For the listing that follows, give again exactly the lines from the one with "5. the vowel" to the one with "- horonkumet", including both.
(Entries shown Opens)
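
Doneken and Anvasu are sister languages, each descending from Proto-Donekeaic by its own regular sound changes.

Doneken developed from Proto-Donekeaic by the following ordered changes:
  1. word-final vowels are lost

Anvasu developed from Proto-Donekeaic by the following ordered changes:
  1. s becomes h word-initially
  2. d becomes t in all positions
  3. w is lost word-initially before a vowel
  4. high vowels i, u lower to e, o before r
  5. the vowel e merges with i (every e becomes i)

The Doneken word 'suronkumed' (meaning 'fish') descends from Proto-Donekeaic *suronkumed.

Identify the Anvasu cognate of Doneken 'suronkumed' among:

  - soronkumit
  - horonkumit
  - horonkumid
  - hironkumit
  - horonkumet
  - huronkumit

Anvasu: start from *suronkumed.
  rule 1 (debuccalisation): suronkumed → huronkumed
  rule 2 (unconditioned shift): huronkumed → huronkumet
  rule 3: no change — huronkumet
  rule 4 (pre-rhotic lowering): huronkumet → horonkumet
  rule 5 (vowel merger): horonkumet → horonkumit
  ⇒ Anvasu horonkumit
The other candidates each miss or misapply at least one Anvasu change.

horonkumit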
(Entries shown Closes)
## Response area
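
  5. the vowel e merges with i (every e becomes i)

The Doneken word 'suronkumed' (meaning 'fish') descends from Proto-Donekeaic *suronkumed.

Identify the Anvasu cognate of Doneken 'suronkumed' among:

  - soronkumit
  - horonkumit
  - horonkumid
  - hironkumit
  - horonkumet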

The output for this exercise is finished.